§ Directions for this task: Would you set down all of the entries below exactly as they stand?

§ Materials provided:

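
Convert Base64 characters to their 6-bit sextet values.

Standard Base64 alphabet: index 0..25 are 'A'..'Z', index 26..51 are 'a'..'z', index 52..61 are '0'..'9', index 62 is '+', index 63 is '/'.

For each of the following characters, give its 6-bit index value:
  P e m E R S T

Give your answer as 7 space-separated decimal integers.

Answer: 15 30 38 4 17 18 19

Derivation:
'P': A..Z range, ord('P') − ord('A') = 15
'e': a..z range, 26 + ord('e') − ord('a') = 30
'm': a..z range, 26 + ord('m') − ord('a') = 38
'E': A..Z range, ord('E') − ord('A') = 4
'R': A..Z range, ord('R') − ord('A') = 17
'S': A..Z range, ord('S') − ord('A') = 18
'T': A..Z range, ord('T') − ord('A') = 19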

§ Reply:
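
Convert Base64 characters to their 6-bit sextet values.

Standard Base64 alphabet: index 0..25 are 'A'..'Z', index 26..51 are 'a'..'z', index 52..61 are '0'..'9', index 62 is '+', index 63 is '/'.

For each of the following characters, give its 6-bit index value:
  P e m E R S T

Give your answer as 7 space-separated decimal integers.

Answer: 15 30 38 4 17 18 19

Derivation:
'P': A..Z range, ord('P') − ord('A') = 15
'e': a..z range, 26 + ord('e') − ord('a') = 30
'm': a..z range, 26 + ord('m') − ord('a') = 38
'E': A..Z range, ord('E') − ord('A') = 4
'R': A..Z range, ord('R') − ord('A') = 17
'S': A..Z range, ord('S') − ord('A') = 18
'T': A..Z range, ord('T') − ord('A') = 19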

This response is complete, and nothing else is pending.